MATERIAL FOR THIS EXERCISE below:

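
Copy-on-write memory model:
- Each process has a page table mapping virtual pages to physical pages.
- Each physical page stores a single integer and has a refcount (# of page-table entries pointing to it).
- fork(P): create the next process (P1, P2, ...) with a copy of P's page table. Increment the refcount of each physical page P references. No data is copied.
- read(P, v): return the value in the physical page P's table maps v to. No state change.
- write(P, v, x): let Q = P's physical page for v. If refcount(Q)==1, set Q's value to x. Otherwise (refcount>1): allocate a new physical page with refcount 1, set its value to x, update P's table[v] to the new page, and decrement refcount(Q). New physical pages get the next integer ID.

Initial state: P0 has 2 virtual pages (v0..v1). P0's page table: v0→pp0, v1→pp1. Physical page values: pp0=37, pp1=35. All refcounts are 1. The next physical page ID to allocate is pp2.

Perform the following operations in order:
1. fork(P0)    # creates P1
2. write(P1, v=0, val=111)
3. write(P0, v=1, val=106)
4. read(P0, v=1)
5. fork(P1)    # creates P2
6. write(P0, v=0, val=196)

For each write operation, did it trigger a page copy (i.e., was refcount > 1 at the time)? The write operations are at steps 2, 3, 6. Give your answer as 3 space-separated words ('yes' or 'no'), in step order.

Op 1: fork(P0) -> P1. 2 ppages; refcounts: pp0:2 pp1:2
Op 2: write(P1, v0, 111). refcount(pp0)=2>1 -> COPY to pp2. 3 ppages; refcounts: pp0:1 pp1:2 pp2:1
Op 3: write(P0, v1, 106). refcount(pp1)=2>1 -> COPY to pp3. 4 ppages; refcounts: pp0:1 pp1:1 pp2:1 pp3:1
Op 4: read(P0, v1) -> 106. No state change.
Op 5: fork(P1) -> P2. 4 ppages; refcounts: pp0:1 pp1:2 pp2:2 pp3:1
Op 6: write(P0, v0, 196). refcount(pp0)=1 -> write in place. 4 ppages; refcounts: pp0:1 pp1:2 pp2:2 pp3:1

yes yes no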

End of MATERIAL FOR THIS EXERCISE.
MATERIAL FOR THIS EXERCISE below:

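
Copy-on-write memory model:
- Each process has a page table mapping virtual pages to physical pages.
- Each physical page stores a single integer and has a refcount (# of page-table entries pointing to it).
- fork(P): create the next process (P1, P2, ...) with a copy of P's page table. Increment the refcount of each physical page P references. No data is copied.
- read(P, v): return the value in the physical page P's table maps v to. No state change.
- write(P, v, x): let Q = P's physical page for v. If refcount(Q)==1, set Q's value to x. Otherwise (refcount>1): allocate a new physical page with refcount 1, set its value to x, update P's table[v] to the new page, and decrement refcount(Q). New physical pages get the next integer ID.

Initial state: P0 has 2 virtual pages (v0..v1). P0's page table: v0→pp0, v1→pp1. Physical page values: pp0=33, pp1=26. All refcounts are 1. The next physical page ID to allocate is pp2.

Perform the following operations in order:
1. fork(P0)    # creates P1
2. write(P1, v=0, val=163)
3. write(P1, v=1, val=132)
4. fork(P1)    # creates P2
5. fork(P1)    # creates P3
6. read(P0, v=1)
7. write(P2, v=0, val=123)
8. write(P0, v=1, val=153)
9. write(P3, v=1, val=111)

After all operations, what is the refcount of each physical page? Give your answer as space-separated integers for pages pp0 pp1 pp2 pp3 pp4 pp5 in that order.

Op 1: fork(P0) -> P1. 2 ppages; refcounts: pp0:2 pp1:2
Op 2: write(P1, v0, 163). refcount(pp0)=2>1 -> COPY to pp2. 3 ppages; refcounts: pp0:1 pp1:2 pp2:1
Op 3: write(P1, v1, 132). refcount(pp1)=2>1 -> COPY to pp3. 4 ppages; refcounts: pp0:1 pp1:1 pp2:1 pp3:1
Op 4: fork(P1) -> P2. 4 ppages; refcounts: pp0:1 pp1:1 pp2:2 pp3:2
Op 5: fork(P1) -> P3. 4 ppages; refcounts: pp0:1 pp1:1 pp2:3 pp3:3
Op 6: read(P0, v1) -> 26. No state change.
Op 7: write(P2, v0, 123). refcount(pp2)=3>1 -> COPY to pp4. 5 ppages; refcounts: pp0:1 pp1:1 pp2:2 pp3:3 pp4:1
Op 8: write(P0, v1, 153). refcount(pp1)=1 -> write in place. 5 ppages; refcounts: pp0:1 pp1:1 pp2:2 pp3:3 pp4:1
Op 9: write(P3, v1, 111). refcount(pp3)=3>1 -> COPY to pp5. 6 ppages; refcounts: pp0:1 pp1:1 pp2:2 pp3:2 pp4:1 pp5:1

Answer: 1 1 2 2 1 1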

End of MATERIAL FOR THIS EXERCISE.

*DESCRIPTION OF THE TASK:* Please find, in the entries above, every line where "values" occurs, and copy it.

*RESPONSE FOR THIS EXERCISE:*
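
Initial state: P0 has 2 virtual pages (v0..v1). P0's page table: v0→pp0, v1→pp1. Physical page values: pp0=37, pp1=35. All refcounts are 1. The next physical page ID to allocate is pp2.
Initial state: P0 has 2 virtual pages (v0..v1). P0's page table: v0→pp0, v1→pp1. Physical page values: pp0=33, pp1=26. All refcounts are 1. The next physical page ID to allocate is pp2.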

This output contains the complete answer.